> _TASK DETAILS_
Set down, please, exactly the lines below that run from the line with "3 --[x0] tau--> 6" to the line with "Give the minimum number of transitions needed to reach state 8.", both lines included.
LISTED RECORDS: Begin
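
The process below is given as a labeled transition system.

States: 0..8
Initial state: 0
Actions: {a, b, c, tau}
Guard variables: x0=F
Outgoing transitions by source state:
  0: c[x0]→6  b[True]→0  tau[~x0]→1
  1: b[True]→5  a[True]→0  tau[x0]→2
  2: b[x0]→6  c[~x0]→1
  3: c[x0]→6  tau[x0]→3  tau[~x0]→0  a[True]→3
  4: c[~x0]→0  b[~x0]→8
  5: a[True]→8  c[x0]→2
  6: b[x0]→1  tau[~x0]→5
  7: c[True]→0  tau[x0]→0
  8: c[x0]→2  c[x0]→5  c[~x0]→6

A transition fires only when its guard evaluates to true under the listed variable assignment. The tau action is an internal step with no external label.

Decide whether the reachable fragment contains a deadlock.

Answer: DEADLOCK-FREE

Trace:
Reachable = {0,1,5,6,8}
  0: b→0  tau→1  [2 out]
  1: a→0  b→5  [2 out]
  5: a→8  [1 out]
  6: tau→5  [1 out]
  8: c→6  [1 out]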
LISTED RECORDS: End
LISTED RECORDS: Begin
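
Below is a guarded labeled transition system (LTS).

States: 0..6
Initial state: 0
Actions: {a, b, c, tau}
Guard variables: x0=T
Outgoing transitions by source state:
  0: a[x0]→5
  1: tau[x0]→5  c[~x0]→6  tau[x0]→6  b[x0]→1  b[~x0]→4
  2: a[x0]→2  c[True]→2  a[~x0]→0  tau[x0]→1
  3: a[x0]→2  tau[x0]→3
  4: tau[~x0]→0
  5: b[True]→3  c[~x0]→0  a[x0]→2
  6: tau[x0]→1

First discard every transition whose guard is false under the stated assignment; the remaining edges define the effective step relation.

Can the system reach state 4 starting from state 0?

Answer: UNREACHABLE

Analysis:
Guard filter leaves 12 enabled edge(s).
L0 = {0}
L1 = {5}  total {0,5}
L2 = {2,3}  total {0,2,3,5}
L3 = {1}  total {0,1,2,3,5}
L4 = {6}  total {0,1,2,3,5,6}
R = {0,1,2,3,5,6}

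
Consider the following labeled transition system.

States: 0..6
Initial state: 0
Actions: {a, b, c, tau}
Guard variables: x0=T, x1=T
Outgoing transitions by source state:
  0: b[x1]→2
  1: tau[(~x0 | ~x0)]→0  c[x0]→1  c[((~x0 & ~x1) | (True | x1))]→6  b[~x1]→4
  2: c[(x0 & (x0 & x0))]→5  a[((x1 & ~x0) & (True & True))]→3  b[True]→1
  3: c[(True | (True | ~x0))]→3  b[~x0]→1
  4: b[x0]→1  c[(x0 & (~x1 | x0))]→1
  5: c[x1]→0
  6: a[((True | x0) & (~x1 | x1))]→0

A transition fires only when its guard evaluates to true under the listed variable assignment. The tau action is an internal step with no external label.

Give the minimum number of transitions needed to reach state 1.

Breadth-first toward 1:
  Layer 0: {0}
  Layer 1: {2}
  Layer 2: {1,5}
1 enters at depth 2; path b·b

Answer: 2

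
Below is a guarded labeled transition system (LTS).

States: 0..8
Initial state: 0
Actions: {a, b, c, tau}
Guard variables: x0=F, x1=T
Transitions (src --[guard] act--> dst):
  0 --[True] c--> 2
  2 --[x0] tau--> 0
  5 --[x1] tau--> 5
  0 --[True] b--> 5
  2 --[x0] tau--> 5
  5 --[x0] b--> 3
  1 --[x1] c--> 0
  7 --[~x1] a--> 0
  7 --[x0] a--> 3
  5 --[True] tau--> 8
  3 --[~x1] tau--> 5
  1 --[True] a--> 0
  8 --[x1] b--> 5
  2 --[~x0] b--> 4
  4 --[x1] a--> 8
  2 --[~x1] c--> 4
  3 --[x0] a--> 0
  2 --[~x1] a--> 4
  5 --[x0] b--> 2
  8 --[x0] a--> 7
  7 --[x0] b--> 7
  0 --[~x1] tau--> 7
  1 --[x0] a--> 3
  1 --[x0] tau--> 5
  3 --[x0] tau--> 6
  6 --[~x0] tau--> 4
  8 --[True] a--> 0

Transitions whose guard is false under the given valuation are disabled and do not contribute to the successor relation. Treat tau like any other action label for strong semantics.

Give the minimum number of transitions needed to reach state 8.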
LISTED RECORDS: End
LISTED RECORDS: Begin
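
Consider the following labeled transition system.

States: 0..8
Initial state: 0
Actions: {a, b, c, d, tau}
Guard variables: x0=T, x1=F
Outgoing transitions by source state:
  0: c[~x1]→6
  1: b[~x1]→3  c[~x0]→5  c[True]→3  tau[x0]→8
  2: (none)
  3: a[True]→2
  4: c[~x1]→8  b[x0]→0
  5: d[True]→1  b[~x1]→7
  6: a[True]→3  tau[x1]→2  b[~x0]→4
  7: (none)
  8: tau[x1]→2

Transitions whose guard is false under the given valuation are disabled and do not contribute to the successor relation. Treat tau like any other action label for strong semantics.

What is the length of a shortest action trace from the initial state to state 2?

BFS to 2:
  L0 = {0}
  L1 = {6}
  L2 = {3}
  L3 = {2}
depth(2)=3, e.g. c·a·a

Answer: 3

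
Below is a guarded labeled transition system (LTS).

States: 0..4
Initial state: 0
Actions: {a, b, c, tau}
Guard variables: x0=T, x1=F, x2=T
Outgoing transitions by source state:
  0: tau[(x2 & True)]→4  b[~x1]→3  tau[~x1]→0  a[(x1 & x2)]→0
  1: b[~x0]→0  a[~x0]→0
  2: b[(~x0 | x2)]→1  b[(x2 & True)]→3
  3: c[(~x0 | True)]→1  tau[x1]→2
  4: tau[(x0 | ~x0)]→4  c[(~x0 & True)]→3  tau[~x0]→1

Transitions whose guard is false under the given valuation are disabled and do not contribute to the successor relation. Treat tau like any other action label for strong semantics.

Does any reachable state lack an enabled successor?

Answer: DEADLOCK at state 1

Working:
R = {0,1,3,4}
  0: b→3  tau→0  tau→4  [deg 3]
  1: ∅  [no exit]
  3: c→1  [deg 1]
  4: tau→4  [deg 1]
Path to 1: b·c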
LISTED RECORDS: End
> _RESPONSE TO THIS EXERCISE_
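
  3 --[x0] tau--> 6
  6 --[~x0] tau--> 4
  8 --[True] a--> 0

Transitions whose guard is false under the given valuation are disabled and do not contribute to the successor relation. Treat tau like any other action label for strong semantics.

Give the minimum number of transitions needed to reach state 8.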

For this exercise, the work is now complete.